#### Required action
Return exactly the lines of the entries, from the one with "Expand (-3x +" to the last.

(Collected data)
- - -
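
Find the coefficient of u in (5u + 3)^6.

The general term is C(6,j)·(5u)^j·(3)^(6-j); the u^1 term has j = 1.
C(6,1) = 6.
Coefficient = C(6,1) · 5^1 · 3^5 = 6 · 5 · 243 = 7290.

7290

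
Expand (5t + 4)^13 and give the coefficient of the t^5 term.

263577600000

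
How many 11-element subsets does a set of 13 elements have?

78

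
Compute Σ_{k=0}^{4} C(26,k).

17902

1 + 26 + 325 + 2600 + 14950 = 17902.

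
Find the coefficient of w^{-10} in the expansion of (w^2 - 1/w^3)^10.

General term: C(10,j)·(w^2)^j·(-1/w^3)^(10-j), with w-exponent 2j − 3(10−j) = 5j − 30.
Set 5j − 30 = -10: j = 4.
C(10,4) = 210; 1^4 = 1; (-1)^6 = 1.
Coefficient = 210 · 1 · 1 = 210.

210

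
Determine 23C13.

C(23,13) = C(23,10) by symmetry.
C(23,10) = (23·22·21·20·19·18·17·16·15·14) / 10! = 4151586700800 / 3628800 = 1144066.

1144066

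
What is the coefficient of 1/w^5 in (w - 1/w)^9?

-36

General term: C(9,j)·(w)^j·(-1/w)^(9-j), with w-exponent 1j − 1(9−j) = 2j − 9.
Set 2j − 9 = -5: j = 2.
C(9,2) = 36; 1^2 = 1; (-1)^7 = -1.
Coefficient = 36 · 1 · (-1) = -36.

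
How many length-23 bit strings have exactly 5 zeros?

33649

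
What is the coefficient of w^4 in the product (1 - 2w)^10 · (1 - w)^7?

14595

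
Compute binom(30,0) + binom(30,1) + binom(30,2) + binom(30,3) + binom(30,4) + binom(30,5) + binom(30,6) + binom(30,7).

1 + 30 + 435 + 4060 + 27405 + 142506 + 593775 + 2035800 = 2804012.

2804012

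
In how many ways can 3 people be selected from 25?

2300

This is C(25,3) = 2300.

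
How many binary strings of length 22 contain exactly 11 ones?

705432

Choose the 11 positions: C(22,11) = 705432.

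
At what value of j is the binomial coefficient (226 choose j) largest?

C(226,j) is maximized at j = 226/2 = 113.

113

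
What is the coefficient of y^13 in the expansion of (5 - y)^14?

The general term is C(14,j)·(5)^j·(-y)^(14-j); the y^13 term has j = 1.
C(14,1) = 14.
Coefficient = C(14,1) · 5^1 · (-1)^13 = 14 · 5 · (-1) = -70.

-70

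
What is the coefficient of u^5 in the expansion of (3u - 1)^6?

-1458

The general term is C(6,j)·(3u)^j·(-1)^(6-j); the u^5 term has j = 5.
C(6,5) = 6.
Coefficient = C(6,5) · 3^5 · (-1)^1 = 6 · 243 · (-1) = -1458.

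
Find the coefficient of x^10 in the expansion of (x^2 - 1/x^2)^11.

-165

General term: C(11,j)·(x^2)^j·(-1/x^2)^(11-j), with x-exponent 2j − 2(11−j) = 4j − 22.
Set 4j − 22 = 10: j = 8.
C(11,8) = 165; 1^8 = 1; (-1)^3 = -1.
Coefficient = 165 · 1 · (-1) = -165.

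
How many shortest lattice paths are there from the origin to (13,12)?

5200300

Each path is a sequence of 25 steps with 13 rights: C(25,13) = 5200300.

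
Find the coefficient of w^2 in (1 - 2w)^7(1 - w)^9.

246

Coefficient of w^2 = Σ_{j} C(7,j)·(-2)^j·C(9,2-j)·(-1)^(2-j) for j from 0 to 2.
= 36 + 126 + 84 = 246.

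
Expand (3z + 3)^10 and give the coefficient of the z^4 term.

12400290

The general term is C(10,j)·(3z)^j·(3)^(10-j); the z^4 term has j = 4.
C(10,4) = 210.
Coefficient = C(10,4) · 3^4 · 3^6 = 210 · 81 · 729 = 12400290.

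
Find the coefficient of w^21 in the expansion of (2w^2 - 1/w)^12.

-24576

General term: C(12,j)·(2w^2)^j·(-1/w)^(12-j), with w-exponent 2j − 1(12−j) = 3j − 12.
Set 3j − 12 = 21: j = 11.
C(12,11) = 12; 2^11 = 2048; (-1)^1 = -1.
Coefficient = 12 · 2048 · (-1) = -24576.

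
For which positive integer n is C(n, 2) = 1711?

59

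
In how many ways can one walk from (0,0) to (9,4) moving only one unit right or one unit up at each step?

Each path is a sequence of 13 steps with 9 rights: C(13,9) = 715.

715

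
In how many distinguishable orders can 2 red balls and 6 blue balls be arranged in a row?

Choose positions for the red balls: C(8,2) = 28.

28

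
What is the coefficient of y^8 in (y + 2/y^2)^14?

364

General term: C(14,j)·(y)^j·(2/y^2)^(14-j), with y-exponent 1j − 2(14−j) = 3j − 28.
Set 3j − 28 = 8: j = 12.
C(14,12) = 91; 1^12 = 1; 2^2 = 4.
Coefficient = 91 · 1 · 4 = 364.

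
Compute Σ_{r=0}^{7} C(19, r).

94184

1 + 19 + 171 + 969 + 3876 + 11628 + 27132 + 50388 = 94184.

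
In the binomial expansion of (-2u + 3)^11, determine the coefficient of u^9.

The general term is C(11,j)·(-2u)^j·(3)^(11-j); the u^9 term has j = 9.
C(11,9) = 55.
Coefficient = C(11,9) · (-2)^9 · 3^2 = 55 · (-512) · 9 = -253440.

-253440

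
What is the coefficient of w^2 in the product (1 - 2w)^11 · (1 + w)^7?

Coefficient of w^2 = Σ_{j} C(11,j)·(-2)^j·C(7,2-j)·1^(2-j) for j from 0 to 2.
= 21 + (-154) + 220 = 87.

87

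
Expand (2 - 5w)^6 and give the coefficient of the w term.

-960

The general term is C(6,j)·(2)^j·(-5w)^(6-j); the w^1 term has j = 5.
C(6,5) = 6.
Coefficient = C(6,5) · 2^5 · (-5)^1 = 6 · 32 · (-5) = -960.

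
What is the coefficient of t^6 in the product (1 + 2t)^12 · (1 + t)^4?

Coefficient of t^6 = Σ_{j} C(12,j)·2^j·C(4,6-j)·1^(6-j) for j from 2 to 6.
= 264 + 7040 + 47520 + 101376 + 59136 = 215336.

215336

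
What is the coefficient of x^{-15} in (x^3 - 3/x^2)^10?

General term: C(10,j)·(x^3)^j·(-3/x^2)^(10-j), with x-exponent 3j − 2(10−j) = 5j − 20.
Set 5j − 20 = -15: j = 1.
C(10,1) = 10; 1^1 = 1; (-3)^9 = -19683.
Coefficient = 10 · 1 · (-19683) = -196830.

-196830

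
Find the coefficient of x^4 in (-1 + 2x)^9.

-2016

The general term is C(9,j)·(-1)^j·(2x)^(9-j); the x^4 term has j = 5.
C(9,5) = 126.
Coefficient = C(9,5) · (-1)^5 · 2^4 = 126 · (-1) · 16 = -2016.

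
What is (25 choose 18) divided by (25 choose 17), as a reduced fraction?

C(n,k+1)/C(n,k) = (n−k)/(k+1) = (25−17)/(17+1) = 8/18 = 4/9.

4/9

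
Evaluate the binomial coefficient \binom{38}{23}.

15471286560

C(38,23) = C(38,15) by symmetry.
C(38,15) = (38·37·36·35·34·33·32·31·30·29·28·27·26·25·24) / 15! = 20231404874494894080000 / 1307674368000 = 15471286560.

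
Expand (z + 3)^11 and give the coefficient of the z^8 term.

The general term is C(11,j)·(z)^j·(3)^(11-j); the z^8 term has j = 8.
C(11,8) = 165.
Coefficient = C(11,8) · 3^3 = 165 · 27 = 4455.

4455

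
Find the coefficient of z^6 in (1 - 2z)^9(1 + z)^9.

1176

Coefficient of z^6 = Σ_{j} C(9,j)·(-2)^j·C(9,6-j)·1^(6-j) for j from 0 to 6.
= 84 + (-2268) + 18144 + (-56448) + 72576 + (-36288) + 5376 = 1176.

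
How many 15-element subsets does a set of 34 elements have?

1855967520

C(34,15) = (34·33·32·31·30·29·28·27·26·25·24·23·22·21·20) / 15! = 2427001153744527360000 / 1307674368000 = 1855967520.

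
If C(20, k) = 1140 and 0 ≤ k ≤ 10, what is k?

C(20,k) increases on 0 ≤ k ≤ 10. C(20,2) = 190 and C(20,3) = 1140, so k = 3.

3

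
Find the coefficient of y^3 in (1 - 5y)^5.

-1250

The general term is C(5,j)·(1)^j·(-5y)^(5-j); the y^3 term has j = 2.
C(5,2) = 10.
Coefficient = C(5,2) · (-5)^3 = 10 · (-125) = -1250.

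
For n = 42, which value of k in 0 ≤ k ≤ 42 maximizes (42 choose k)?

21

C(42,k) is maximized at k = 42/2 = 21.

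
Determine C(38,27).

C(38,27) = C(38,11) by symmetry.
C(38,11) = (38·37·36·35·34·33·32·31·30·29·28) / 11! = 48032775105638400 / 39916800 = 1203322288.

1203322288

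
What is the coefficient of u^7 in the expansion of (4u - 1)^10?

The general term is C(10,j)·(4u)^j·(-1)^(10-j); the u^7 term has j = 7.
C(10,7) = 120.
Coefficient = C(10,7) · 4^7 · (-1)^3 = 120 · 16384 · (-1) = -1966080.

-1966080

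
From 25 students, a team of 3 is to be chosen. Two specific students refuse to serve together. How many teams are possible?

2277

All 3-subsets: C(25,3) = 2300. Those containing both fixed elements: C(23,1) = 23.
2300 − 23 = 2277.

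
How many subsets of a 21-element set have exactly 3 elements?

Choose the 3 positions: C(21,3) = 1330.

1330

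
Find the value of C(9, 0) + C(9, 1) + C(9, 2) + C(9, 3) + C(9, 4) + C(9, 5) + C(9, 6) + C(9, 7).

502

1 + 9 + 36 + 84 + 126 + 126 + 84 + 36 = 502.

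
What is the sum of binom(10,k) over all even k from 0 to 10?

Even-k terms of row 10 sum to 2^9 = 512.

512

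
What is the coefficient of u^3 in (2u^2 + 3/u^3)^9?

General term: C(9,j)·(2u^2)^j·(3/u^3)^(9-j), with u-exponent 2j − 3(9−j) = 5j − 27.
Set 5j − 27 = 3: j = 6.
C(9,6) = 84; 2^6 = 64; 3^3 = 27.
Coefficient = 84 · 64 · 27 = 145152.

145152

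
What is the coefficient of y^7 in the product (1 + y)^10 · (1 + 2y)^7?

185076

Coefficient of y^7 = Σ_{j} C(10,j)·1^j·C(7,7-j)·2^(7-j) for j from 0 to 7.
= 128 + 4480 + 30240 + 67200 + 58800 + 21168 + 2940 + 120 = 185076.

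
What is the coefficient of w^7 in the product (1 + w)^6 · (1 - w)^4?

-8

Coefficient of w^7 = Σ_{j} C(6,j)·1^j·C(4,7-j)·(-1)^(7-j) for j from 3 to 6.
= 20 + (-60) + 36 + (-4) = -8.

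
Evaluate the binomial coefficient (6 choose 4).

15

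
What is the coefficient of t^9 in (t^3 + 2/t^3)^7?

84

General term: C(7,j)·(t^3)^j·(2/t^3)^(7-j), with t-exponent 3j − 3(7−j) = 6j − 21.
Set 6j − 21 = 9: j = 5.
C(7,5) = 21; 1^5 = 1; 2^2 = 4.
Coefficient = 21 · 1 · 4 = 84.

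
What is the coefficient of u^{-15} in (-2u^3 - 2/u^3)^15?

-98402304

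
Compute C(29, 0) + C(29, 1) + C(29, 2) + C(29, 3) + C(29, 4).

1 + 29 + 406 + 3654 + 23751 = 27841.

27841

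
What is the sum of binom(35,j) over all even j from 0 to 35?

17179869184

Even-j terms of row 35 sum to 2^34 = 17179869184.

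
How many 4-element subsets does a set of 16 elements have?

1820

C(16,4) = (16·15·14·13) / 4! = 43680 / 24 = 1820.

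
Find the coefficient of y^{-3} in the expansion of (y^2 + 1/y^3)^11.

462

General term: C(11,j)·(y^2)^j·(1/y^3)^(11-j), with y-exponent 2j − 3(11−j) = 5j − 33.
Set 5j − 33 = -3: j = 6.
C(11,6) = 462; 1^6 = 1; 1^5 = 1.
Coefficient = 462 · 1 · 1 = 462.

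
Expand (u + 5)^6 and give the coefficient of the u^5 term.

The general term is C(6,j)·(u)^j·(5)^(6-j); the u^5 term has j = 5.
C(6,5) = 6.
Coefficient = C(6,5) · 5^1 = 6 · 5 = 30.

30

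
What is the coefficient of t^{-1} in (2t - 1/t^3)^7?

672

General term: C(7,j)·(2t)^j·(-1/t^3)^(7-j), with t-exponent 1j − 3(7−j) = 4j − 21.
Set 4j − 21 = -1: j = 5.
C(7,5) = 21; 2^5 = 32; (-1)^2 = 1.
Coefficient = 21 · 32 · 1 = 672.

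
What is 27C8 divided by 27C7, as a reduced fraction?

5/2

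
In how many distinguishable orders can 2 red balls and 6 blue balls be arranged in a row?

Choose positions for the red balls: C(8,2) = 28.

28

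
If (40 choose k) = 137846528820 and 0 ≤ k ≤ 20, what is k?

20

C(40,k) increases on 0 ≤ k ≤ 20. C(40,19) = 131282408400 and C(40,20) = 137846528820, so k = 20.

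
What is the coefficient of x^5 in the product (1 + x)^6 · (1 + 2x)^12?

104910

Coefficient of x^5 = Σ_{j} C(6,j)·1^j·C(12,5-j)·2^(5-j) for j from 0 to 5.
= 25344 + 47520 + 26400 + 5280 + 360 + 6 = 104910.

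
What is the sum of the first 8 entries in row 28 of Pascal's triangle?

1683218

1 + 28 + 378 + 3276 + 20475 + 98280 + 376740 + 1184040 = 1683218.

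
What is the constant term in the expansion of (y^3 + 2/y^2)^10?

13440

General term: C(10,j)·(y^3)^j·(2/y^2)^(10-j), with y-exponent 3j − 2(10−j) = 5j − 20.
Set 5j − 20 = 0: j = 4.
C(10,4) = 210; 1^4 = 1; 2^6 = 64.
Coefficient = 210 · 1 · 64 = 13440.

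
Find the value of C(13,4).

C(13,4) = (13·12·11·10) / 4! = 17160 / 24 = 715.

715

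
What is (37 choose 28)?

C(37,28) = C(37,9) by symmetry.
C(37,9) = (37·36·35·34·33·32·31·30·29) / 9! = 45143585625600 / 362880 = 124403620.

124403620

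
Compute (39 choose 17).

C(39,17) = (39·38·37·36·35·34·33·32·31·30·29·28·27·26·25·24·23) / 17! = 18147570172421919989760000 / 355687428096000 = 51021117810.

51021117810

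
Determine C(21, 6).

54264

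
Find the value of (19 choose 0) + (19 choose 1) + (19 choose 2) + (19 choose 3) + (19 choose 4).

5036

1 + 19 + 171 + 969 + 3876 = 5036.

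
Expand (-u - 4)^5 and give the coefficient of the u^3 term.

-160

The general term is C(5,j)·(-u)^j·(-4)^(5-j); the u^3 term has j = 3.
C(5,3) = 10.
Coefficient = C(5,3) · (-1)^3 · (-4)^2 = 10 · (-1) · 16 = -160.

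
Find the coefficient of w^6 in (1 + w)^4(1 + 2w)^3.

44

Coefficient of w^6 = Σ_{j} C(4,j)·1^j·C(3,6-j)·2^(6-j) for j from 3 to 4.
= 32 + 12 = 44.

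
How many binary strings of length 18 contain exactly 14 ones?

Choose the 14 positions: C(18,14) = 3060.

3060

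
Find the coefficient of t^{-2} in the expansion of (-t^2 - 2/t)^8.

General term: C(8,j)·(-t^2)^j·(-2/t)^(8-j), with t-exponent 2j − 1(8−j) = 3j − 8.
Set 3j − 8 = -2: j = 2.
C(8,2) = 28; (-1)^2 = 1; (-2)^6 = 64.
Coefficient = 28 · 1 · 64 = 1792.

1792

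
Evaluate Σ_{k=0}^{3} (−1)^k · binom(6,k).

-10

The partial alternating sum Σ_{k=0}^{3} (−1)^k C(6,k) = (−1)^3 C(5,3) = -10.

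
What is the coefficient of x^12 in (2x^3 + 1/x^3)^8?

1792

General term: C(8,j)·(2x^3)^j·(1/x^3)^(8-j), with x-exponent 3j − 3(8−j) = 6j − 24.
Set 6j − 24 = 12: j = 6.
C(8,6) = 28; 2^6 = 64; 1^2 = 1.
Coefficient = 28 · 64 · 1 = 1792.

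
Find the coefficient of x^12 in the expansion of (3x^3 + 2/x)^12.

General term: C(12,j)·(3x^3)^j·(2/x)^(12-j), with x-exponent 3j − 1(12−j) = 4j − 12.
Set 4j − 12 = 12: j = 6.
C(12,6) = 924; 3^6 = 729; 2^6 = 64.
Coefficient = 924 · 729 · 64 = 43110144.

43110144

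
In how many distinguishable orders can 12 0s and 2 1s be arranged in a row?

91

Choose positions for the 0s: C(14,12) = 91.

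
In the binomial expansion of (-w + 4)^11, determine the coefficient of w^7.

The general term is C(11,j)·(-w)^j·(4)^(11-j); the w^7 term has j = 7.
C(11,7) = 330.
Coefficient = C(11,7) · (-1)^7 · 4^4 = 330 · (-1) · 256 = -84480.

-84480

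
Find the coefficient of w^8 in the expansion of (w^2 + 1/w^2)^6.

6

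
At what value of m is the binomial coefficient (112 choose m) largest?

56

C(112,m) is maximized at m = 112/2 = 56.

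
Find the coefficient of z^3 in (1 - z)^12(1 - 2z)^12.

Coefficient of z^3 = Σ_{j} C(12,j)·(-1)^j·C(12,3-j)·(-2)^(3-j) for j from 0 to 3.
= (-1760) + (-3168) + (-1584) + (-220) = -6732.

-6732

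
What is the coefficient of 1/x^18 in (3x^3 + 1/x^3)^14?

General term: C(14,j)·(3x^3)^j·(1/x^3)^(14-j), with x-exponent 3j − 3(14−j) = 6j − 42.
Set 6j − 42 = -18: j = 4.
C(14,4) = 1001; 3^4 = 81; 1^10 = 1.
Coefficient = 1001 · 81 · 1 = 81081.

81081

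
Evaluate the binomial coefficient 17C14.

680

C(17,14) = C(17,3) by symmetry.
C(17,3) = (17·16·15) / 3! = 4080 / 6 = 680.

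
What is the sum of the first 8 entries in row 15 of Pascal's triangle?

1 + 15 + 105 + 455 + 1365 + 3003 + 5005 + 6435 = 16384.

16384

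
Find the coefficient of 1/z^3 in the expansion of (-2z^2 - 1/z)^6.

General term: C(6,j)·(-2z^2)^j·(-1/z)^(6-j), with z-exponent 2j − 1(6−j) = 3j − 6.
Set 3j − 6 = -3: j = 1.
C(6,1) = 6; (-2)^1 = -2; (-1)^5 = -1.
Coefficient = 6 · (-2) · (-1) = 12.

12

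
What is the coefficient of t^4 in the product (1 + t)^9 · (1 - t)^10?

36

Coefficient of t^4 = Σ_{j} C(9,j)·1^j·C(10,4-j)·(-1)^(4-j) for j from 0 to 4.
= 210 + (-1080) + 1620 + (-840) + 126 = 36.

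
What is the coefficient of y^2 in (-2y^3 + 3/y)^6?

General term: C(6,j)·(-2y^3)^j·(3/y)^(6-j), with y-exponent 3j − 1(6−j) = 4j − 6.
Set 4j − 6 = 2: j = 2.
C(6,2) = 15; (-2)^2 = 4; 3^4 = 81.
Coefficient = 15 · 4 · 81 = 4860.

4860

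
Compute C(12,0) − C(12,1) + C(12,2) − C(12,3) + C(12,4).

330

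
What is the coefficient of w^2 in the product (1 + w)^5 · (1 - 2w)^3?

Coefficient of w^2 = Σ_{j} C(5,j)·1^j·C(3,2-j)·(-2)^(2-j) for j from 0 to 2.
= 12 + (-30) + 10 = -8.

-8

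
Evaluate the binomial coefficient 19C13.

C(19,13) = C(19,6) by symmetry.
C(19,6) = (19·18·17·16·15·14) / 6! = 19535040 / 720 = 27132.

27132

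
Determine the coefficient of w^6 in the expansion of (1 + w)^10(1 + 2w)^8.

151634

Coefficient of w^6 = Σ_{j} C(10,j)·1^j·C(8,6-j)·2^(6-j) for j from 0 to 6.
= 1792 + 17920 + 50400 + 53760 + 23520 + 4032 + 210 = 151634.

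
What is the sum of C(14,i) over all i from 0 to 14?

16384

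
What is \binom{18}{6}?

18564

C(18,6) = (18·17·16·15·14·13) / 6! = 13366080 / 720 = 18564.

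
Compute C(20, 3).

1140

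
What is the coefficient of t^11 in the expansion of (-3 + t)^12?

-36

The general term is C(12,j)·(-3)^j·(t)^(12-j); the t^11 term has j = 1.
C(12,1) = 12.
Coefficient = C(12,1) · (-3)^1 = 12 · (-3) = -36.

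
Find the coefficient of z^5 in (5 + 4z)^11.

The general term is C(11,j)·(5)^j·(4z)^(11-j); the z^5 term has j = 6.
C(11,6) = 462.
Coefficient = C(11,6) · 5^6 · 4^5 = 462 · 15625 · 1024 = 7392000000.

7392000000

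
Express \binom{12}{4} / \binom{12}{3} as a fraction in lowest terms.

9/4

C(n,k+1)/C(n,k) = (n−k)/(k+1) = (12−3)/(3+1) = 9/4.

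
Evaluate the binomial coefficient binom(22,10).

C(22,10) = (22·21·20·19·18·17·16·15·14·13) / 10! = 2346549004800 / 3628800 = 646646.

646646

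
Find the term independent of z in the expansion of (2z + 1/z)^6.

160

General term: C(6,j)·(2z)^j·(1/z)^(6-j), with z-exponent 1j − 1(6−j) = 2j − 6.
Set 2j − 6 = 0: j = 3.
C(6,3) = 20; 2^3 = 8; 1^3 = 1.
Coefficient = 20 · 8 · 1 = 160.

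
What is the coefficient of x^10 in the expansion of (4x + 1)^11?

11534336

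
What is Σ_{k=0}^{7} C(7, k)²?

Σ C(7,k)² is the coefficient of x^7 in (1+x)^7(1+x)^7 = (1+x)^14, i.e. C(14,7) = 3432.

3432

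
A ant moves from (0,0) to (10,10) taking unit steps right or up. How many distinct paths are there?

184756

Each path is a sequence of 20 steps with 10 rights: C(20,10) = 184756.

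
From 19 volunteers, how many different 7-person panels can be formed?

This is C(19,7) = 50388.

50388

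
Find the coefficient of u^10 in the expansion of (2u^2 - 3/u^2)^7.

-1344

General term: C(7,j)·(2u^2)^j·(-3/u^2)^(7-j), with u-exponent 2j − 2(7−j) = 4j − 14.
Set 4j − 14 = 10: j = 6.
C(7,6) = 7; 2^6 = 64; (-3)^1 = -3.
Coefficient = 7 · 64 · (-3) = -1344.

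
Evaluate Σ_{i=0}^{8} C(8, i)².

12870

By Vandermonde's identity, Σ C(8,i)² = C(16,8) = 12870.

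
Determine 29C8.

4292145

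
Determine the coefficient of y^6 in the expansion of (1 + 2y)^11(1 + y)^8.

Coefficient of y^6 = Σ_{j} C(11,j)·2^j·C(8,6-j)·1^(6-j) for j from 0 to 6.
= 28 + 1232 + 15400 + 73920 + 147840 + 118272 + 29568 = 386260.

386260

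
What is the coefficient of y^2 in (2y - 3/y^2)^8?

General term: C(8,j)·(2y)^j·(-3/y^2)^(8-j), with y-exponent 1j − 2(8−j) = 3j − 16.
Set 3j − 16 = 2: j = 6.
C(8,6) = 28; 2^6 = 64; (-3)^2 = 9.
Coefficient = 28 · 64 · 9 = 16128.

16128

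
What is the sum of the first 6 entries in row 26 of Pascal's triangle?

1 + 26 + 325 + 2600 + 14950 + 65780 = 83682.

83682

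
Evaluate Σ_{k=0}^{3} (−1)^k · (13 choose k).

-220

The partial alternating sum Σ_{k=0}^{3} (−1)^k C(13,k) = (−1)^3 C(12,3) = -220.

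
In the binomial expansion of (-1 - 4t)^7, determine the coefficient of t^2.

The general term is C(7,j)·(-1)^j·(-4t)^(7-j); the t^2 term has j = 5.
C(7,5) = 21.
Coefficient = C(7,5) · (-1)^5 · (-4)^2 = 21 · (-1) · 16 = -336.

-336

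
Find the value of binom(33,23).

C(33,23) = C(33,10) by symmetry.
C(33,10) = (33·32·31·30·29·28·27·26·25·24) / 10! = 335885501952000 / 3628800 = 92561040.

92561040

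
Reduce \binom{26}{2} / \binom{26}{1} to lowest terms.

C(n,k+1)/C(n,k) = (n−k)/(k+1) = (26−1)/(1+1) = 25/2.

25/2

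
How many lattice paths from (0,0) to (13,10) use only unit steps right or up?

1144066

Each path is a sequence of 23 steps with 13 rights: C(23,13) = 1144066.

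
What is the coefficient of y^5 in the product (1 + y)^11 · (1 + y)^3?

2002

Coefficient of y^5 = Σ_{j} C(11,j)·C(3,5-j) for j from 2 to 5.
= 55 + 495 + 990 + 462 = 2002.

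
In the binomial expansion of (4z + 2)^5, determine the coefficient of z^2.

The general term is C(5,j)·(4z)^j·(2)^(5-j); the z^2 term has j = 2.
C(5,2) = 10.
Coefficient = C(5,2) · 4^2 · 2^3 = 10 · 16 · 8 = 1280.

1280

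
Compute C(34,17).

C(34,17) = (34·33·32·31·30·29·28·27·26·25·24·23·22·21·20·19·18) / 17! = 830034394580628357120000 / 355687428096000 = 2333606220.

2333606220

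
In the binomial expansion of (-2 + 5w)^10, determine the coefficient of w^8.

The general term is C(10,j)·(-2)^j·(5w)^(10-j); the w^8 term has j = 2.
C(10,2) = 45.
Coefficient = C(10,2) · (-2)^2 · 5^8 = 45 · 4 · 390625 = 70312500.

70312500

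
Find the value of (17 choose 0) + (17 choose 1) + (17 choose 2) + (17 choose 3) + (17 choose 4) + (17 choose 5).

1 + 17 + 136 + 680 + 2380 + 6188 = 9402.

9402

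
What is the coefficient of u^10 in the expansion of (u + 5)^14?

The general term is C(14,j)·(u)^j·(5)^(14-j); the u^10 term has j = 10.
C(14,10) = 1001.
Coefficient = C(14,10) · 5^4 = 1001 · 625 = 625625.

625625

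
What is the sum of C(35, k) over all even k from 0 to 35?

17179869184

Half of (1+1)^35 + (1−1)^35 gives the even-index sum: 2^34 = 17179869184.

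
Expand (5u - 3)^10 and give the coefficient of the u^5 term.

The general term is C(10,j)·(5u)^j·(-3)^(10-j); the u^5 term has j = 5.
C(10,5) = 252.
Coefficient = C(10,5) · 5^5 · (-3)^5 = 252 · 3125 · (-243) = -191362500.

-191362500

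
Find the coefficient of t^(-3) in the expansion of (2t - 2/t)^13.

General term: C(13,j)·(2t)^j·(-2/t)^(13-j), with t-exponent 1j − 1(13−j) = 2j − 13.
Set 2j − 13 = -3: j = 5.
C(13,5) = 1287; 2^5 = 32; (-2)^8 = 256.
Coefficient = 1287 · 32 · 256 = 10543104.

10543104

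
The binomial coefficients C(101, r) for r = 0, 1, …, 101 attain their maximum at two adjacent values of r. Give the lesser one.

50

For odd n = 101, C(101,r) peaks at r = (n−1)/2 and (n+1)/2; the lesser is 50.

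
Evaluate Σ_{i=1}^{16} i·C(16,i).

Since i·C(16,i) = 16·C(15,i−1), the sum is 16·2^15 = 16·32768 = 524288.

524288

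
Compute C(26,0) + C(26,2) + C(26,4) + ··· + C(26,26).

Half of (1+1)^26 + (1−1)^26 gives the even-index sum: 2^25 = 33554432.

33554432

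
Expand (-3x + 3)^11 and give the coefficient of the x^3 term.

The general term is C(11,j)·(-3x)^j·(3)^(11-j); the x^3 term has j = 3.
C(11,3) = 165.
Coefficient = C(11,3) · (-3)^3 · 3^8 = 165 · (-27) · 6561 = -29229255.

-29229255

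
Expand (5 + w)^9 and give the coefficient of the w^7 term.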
- - -
#### Reply
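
Expand (-3x + 3)^11 and give the coefficient of the x^3 term.

The general term is C(11,j)·(-3x)^j·(3)^(11-j); the x^3 term has j = 3.
C(11,3) = 165.
Coefficient = C(11,3) · (-3)^3 · 3^8 = 165 · (-27) · 6561 = -29229255.

-29229255

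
Expand (5 + w)^9 and give the coefficient of the w^7 term.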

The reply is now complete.